■ **Exercise description**:
From the data below, repeat exactly the lines from the line with "How many hours" to the line with "A halogen bulb", both included.

■ **Records for processing**:
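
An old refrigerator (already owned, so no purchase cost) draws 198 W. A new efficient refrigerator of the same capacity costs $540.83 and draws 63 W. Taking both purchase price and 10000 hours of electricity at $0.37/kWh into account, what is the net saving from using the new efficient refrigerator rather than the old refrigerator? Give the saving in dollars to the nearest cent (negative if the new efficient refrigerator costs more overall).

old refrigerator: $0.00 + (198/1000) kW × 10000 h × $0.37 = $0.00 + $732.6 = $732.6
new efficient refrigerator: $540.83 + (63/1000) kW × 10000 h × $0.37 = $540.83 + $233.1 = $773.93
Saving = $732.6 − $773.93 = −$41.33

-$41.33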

==

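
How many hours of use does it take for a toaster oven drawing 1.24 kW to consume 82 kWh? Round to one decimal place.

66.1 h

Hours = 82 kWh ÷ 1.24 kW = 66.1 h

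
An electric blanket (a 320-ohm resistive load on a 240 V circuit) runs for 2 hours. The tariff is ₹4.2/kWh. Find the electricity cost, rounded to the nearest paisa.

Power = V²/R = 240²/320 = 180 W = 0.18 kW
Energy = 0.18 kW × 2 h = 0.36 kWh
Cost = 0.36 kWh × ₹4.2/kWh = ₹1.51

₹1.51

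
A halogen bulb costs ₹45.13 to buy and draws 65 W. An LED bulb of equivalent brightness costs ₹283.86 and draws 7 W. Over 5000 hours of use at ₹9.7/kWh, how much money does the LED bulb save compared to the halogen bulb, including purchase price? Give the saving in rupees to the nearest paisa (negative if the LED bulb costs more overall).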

==

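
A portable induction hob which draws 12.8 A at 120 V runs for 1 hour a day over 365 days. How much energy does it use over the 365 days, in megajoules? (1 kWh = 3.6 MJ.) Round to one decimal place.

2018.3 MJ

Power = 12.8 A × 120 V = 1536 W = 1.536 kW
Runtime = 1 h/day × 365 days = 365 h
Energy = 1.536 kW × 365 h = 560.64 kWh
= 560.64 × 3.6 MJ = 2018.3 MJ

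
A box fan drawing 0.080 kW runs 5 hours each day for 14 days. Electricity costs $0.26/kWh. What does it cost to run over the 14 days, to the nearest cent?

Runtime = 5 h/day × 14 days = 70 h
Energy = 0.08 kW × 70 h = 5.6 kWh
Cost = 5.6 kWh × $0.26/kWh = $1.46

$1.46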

■ **Exercise output**:
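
How many hours of use does it take for a toaster oven drawing 1.24 kW to consume 82 kWh? Round to one decimal place.

66.1 h

Hours = 82 kWh ÷ 1.24 kW = 66.1 h

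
An electric blanket (a 320-ohm resistive load on a 240 V circuit) runs for 2 hours. The tariff is ₹4.2/kWh. Find the electricity cost, rounded to the nearest paisa.

Power = V²/R = 240²/320 = 180 W = 0.18 kW
Energy = 0.18 kW × 2 h = 0.36 kWh
Cost = 0.36 kWh × ₹4.2/kWh = ₹1.51

₹1.51

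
A halogen bulb costs ₹45.13 to buy and draws 65 W. An LED bulb of equivalent brightness costs ₹283.86 and draws 7 W. Over 5000 hours of use at ₹9.7/kWh, how much money does the LED bulb save compared to the halogen bulb, including purchase price? Give the saving in rupees to the nearest paisa (negative if the LED bulb costs more overall).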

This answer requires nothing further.